* **EXERCISE AIM**
Your answer must be an exact repetition of every record.

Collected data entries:
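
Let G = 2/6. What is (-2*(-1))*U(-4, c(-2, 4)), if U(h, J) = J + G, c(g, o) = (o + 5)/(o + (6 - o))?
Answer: 11/3 ≈ 3.6667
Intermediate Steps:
G = ⅓ (G = 2*(⅙) = ⅓ ≈ 0.33333)
c(g, o) = ⅚ + o/6 (c(g, o) = (5 + o)/6 = (5 + o)*(⅙) = ⅚ + o/6)
U(h, J) = ⅓ + J (U(h, J) = J + ⅓ = ⅓ + J)
(-2*(-1))*U(-4, c(-2, 4)) = (-2*(-1))*(⅓ + (⅚ + (⅙)*4)) = 2*(⅓ + (⅚ + ⅔)) = 2*(⅓ + 3/2) = 2*(11/6) = 11/3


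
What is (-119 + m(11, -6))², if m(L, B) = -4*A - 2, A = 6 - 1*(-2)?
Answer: 23409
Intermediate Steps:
A = 8 (A = 6 + 2 = 8)
m(L, B) = -34 (m(L, B) = -4*8 - 2 = -32 - 2 = -34)
(-119 + m(11, -6))² = (-119 - 34)² = (-153)² = 23409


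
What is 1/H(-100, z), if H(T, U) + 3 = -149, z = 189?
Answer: -1/152 ≈ -0.0065789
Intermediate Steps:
H(T, U) = -152 (H(T, U) = -3 - 149 = -152)
1/H(-100, z) = 1/(-152) = -1/152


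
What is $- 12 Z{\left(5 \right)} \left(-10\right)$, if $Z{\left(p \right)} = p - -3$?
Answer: $960$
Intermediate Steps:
$Z{\left(p \right)} = 3 + p$ ($Z{\left(p \right)} = p + 3 = 3 + p$)
$- 12 Z{\left(5 \right)} \left(-10\right) = - 12 \left(3 + 5\right) \left(-10\right) = \left(-12\right) 8 \left(-10\right) = \left(-96\right) \left(-10\right) = 960$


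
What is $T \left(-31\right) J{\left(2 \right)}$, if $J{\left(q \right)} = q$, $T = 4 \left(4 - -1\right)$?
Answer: $-1240$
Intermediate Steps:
$T = 20$ ($T = 4 \left(4 + 1\right) = 4 \cdot 5 = 20$)
$T \left(-31\right) J{\left(2 \right)} = 20 \left(-31\right) 2 = \left(-620\right) 2 = -1240$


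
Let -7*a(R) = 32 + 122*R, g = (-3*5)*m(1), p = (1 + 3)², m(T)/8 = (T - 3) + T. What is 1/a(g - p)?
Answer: -7/12720 ≈ -0.00055031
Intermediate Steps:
m(T) = -24 + 16*T (m(T) = 8*((T - 3) + T) = 8*((-3 + T) + T) = 8*(-3 + 2*T) = -24 + 16*T)
p = 16 (p = 4² = 16)
g = 120 (g = (-3*5)*(-24 + 16*1) = -15*(-24 + 16) = -15*(-8) = 120)
a(R) = -32/7 - 122*R/7 (a(R) = -(32 + 122*R)/7 = -32/7 - 122*R/7)
1/a(g - p) = 1/(-32/7 - 122*(120 - 1*16)/7) = 1/(-32/7 - 122*(120 - 16)/7) = 1/(-32/7 - 122/7*104) = 1/(-32/7 - 12688/7) = 1/(-12720/7) = -7/12720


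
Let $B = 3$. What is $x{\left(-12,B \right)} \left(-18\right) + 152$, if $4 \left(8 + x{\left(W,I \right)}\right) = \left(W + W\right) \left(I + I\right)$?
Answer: $944$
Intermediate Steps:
$x{\left(W,I \right)} = -8 + I W$ ($x{\left(W,I \right)} = -8 + \frac{\left(W + W\right) \left(I + I\right)}{4} = -8 + \frac{2 W 2 I}{4} = -8 + \frac{4 I W}{4} = -8 + I W$)
$x{\left(-12,B \right)} \left(-18\right) + 152 = \left(-8 + 3 \left(-12\right)\right) \left(-18\right) + 152 = \left(-8 - 36\right) \left(-18\right) + 152 = \left(-44\right) \left(-18\right) + 152 = 792 + 152 = 944$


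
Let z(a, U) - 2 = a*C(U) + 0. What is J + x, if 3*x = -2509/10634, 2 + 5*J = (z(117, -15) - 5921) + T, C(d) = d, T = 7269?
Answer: -999743/12270 ≈ -81.479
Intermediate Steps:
z(a, U) = 2 + U*a (z(a, U) = 2 + (a*U + 0) = 2 + (U*a + 0) = 2 + U*a)
J = -407/5 (J = -⅖ + (((2 - 15*117) - 5921) + 7269)/5 = -⅖ + (((2 - 1755) - 5921) + 7269)/5 = -⅖ + ((-1753 - 5921) + 7269)/5 = -⅖ + (-7674 + 7269)/5 = -⅖ + (⅕)*(-405) = -⅖ - 81 = -407/5 ≈ -81.400)
x = -193/2454 (x = (-2509/10634)/3 = (-2509*1/10634)/3 = (⅓)*(-193/818) = -193/2454 ≈ -0.078647)
J + x = -407/5 - 193/2454 = -999743/12270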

* **WRITTEN ANSWER**
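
Let G = 2/6. What is (-2*(-1))*U(-4, c(-2, 4)), if U(h, J) = J + G, c(g, o) = (o + 5)/(o + (6 - o))?
Answer: 11/3 ≈ 3.6667
Intermediate Steps:
G = ⅓ (G = 2*(⅙) = ⅓ ≈ 0.33333)
c(g, o) = ⅚ + o/6 (c(g, o) = (5 + o)/6 = (5 + o)*(⅙) = ⅚ + o/6)
U(h, J) = ⅓ + J (U(h, J) = J + ⅓ = ⅓ + J)
(-2*(-1))*U(-4, c(-2, 4)) = (-2*(-1))*(⅓ + (⅚ + (⅙)*4)) = 2*(⅓ + (⅚ + ⅔)) = 2*(⅓ + 3/2) = 2*(11/6) = 11/3


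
What is (-119 + m(11, -6))², if m(L, B) = -4*A - 2, A = 6 - 1*(-2)?
Answer: 23409
Intermediate Steps:
A = 8 (A = 6 + 2 = 8)
m(L, B) = -34 (m(L, B) = -4*8 - 2 = -32 - 2 = -34)
(-119 + m(11, -6))² = (-119 - 34)² = (-153)² = 23409


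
What is 1/H(-100, z), if H(T, U) + 3 = -149, z = 189?
Answer: -1/152 ≈ -0.0065789
Intermediate Steps:
H(T, U) = -152 (H(T, U) = -3 - 149 = -152)
1/H(-100, z) = 1/(-152) = -1/152


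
What is $- 12 Z{\left(5 \right)} \left(-10\right)$, if $Z{\left(p \right)} = p - -3$?
Answer: $960$
Intermediate Steps:
$Z{\left(p \right)} = 3 + p$ ($Z{\left(p \right)} = p + 3 = 3 + p$)
$- 12 Z{\left(5 \right)} \left(-10\right) = - 12 \left(3 + 5\right) \left(-10\right) = \left(-12\right) 8 \left(-10\right) = \left(-96\right) \left(-10\right) = 960$


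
What is $T \left(-31\right) J{\left(2 \right)}$, if $J{\left(q \right)} = q$, $T = 4 \left(4 - -1\right)$?
Answer: $-1240$
Intermediate Steps:
$T = 20$ ($T = 4 \left(4 + 1\right) = 4 \cdot 5 = 20$)
$T \left(-31\right) J{\left(2 \right)} = 20 \left(-31\right) 2 = \left(-620\right) 2 = -1240$


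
Let -7*a(R) = 32 + 122*R, g = (-3*5)*m(1), p = (1 + 3)², m(T)/8 = (T - 3) + T. What is 1/a(g - p)?
Answer: -7/12720 ≈ -0.00055031
Intermediate Steps:
m(T) = -24 + 16*T (m(T) = 8*((T - 3) + T) = 8*((-3 + T) + T) = 8*(-3 + 2*T) = -24 + 16*T)
p = 16 (p = 4² = 16)
g = 120 (g = (-3*5)*(-24 + 16*1) = -15*(-24 + 16) = -15*(-8) = 120)
a(R) = -32/7 - 122*R/7 (a(R) = -(32 + 122*R)/7 = -32/7 - 122*R/7)
1/a(g - p) = 1/(-32/7 - 122*(120 - 1*16)/7) = 1/(-32/7 - 122*(120 - 16)/7) = 1/(-32/7 - 122/7*104) = 1/(-32/7 - 12688/7) = 1/(-12720/7) = -7/12720


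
Let $B = 3$. What is $x{\left(-12,B \right)} \left(-18\right) + 152$, if $4 \left(8 + x{\left(W,I \right)}\right) = \left(W + W\right) \left(I + I\right)$?
Answer: $944$
Intermediate Steps:
$x{\left(W,I \right)} = -8 + I W$ ($x{\left(W,I \right)} = -8 + \frac{\left(W + W\right) \left(I + I\right)}{4} = -8 + \frac{2 W 2 I}{4} = -8 + \frac{4 I W}{4} = -8 + I W$)
$x{\left(-12,B \right)} \left(-18\right) + 152 = \left(-8 + 3 \left(-12\right)\right) \left(-18\right) + 152 = \left(-8 - 36\right) \left(-18\right) + 152 = \left(-44\right) \left(-18\right) + 152 = 792 + 152 = 944$


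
Let z(a, U) - 2 = a*C(U) + 0. What is J + x, if 3*x = -2509/10634, 2 + 5*J = (z(117, -15) - 5921) + T, C(d) = d, T = 7269?
Answer: -999743/12270 ≈ -81.479
Intermediate Steps:
z(a, U) = 2 + U*a (z(a, U) = 2 + (a*U + 0) = 2 + (U*a + 0) = 2 + U*a)
J = -407/5 (J = -⅖ + (((2 - 15*117) - 5921) + 7269)/5 = -⅖ + (((2 - 1755) - 5921) + 7269)/5 = -⅖ + ((-1753 - 5921) + 7269)/5 = -⅖ + (-7674 + 7269)/5 = -⅖ + (⅕)*(-405) = -⅖ - 81 = -407/5 ≈ -81.400)
x = -193/2454 (x = (-2509/10634)/3 = (-2509*1/10634)/3 = (⅓)*(-193/818) = -193/2454 ≈ -0.078647)
J + x = -407/5 - 193/2454 = -999743/12270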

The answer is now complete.